▶ Activity: Word for word, retype the lines from the one containing "7,312,6,o,121" to the last line of the data below, both ends included.

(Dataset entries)
=== Section Start ===

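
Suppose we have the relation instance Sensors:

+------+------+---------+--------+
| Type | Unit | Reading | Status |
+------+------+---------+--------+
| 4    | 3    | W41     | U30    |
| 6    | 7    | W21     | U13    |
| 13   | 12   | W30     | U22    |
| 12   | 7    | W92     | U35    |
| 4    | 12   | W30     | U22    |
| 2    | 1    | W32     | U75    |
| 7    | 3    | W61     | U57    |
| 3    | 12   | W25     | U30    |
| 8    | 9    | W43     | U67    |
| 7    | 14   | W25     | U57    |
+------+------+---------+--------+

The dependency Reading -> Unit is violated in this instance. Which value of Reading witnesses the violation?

W25

Reading=W41: 1 row → Unit = 3 ✓
Reading=W21: 1 row → Unit = 7 ✓
Reading=W30: 2 rows → Unit = 12, 12 ✓
Reading=W92: 1 row → Unit = 7 ✓
Reading=W32: 1 row → Unit = 1 ✓
Reading=W61: 1 row → Unit = 3 ✓
Reading=W25: 2 rows → Unit takes values {12, 14} — violation
Reading=W43: 1 row → Unit = 9 ✓
The only Reading value with inconsistent Unit is Reading=W25.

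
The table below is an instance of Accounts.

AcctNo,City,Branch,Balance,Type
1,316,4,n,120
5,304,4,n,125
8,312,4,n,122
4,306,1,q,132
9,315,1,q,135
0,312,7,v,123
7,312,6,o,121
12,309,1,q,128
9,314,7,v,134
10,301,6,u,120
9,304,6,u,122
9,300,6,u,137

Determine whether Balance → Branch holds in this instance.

Balance=n: 3 rows → Branch = 4, 4, 4 ✓
Balance=q: 3 rows → Branch = 1, 1, 1 ✓
Balance=v: 2 rows → Branch = 7, 7 ✓
Balance=o: 1 row → Branch = 6 ✓
Balance=u: 3 rows → Branch = 6, 6, 6 ✓
Every Balance value is associated with a single Branch value, so Balance → Branch holds.

Yes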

=== Section End ===

▶ Answer to this problem:
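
7,312,6,o,121
12,309,1,q,128
9,314,7,v,134
10,301,6,u,120
9,304,6,u,122
9,300,6,u,137

Determine whether Balance → Branch holds in this instance.

Balance=n: 3 rows → Branch = 4, 4, 4 ✓
Balance=q: 3 rows → Branch = 1, 1, 1 ✓
Balance=v: 2 rows → Branch = 7, 7 ✓
Balance=o: 1 row → Branch = 6 ✓
Balance=u: 3 rows → Branch = 6, 6, 6 ✓
Every Balance value is associated with a single Branch value, so Balance → Branch holds.

Yes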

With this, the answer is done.